Write out, word for word, the line that contains "Determine the local minimum value of f(w)" and each line after it down to the last line of the data below. Include nothing more.

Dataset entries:
%%
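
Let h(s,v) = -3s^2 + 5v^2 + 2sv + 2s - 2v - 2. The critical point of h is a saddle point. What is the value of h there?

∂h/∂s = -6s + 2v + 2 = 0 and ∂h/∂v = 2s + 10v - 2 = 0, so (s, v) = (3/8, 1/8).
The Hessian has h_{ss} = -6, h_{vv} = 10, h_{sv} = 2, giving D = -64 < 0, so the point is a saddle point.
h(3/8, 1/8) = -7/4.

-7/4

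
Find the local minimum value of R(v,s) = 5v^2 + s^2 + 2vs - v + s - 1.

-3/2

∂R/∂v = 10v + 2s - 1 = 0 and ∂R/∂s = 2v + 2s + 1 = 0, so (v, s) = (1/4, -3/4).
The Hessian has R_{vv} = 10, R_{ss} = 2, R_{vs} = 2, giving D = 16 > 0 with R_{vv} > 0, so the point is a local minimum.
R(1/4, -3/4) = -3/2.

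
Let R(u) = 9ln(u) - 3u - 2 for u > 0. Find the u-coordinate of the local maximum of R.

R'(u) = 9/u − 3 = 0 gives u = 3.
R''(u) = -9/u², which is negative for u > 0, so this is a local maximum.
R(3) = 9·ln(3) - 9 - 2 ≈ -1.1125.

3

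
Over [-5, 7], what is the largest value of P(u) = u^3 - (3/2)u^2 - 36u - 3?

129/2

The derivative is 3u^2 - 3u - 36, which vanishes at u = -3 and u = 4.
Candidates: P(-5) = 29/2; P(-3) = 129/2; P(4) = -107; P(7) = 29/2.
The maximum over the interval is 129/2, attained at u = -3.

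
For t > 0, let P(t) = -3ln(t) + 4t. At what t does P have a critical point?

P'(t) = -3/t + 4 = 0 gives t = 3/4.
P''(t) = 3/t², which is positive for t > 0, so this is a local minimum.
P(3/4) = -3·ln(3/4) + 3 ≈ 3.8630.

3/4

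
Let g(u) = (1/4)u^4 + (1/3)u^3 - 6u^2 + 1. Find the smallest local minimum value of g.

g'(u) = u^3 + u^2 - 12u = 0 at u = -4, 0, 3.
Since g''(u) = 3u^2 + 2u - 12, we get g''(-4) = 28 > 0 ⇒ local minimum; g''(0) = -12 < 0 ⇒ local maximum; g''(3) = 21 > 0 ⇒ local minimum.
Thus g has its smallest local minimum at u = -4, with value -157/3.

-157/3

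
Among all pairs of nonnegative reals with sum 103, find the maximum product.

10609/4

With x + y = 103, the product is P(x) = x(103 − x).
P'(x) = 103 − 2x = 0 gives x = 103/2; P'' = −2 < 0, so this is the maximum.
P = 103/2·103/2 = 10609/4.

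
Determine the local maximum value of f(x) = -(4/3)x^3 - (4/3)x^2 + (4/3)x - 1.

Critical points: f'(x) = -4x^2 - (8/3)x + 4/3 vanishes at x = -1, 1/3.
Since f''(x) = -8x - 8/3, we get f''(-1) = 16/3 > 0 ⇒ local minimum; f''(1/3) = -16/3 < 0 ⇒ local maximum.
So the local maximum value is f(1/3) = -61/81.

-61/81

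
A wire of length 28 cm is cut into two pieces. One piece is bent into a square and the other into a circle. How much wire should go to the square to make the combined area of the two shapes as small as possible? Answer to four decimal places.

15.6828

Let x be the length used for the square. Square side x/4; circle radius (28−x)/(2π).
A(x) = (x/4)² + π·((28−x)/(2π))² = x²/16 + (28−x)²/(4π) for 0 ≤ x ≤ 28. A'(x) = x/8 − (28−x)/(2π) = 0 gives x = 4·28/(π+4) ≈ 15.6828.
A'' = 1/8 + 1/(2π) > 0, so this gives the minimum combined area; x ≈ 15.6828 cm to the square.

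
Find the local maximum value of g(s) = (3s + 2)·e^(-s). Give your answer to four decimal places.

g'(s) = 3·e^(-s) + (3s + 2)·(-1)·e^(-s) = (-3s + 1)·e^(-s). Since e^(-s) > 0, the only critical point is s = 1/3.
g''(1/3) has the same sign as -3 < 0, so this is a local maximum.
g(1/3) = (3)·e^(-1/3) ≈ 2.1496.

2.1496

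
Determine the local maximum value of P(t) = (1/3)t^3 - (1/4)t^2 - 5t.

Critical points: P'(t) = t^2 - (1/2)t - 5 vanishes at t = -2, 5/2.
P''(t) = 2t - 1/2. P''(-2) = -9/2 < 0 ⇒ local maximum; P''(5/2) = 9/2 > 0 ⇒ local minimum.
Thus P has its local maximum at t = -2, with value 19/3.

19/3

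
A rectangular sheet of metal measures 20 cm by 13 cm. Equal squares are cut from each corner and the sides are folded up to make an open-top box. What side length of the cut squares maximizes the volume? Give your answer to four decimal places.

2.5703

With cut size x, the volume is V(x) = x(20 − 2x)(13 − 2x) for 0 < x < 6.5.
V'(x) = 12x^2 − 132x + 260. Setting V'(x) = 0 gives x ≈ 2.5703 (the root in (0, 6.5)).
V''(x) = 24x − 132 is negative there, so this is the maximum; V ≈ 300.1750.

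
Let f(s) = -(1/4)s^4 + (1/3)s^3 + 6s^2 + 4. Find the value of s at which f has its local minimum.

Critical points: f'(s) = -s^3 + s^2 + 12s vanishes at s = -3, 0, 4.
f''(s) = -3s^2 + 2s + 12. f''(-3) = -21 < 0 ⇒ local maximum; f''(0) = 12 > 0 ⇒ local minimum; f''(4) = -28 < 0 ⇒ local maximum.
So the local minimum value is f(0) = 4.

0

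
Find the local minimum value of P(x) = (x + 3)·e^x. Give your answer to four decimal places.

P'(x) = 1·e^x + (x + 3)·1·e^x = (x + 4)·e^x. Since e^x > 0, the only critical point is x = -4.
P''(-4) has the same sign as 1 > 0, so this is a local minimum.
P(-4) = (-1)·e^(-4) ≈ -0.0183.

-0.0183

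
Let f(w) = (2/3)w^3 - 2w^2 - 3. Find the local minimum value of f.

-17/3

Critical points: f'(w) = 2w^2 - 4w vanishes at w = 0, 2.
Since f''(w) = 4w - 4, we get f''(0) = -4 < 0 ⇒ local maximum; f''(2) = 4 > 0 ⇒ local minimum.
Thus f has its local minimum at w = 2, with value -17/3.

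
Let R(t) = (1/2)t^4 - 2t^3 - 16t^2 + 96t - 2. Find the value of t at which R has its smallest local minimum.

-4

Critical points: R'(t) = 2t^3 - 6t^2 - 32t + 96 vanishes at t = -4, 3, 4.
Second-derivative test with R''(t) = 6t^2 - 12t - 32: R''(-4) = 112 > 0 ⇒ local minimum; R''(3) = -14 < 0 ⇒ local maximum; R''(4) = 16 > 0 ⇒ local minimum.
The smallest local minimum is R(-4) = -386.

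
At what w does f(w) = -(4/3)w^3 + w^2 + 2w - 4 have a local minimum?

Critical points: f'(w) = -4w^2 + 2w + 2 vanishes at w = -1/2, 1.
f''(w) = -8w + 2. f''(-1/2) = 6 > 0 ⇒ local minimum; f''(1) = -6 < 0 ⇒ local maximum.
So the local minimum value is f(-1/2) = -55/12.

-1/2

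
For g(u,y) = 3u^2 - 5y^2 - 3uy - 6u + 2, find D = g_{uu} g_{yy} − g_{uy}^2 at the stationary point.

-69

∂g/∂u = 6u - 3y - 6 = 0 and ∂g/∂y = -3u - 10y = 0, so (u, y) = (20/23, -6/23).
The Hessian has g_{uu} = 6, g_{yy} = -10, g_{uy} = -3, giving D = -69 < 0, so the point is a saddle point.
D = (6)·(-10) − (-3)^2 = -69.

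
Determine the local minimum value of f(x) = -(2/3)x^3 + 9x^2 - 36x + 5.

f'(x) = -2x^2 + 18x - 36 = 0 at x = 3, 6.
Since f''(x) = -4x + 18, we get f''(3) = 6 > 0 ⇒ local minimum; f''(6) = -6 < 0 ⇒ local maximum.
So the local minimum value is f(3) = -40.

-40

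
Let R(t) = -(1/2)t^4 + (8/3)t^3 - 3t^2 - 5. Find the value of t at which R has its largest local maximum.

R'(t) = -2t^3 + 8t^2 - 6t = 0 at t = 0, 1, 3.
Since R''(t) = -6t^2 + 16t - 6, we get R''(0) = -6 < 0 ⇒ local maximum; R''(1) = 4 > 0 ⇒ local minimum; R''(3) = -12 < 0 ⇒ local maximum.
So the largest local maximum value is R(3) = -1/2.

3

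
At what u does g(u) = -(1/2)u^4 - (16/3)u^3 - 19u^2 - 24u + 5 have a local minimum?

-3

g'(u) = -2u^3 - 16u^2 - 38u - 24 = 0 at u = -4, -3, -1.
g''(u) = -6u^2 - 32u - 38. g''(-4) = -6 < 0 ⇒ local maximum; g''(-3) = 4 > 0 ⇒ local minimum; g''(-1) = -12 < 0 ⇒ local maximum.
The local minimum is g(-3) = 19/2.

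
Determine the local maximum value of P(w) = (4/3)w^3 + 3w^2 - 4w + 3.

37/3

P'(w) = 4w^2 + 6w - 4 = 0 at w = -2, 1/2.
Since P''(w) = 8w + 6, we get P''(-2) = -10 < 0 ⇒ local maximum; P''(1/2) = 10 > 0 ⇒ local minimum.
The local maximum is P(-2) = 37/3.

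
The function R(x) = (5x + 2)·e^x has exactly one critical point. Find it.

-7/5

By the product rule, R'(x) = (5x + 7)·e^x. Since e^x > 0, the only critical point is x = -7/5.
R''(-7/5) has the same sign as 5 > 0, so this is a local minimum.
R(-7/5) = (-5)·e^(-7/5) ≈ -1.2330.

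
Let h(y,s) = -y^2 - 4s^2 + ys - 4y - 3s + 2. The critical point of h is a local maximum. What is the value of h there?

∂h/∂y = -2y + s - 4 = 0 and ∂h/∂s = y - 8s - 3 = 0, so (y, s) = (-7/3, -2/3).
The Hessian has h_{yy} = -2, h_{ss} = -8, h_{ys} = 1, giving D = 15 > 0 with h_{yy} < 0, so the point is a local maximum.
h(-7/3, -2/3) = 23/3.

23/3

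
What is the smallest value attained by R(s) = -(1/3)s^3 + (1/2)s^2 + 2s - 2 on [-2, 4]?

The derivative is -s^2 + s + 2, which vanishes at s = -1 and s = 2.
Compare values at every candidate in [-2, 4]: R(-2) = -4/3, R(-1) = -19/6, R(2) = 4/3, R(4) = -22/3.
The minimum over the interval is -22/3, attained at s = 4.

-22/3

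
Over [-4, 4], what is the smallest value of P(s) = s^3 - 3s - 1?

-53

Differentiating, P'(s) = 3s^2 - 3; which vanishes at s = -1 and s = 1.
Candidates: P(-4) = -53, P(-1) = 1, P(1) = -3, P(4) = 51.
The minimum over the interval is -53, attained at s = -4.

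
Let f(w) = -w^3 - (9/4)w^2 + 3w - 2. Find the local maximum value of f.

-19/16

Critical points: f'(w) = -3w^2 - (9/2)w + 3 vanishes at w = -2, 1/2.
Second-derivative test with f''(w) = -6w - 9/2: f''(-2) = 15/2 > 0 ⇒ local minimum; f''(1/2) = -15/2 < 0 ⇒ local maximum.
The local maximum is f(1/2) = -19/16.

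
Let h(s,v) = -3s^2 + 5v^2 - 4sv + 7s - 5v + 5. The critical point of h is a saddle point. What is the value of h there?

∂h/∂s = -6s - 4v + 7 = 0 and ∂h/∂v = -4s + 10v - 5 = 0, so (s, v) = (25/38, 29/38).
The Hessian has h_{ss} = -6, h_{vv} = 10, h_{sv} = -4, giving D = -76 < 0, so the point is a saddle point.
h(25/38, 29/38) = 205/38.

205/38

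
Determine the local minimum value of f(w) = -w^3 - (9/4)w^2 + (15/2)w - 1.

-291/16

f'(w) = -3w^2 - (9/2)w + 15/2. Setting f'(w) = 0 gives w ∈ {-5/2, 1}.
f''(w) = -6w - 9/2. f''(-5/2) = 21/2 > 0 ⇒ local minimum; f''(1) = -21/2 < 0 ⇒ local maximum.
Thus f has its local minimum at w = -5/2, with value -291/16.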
%%
» Written answer:
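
Determine the local minimum value of f(w) = -w^3 - (9/4)w^2 + (15/2)w - 1.

-291/16

f'(w) = -3w^2 - (9/2)w + 15/2. Setting f'(w) = 0 gives w ∈ {-5/2, 1}.
f''(w) = -6w - 9/2. f''(-5/2) = 21/2 > 0 ⇒ local minimum; f''(1) = -21/2 < 0 ⇒ local maximum.
Thus f has its local minimum at w = -5/2, with value -291/16.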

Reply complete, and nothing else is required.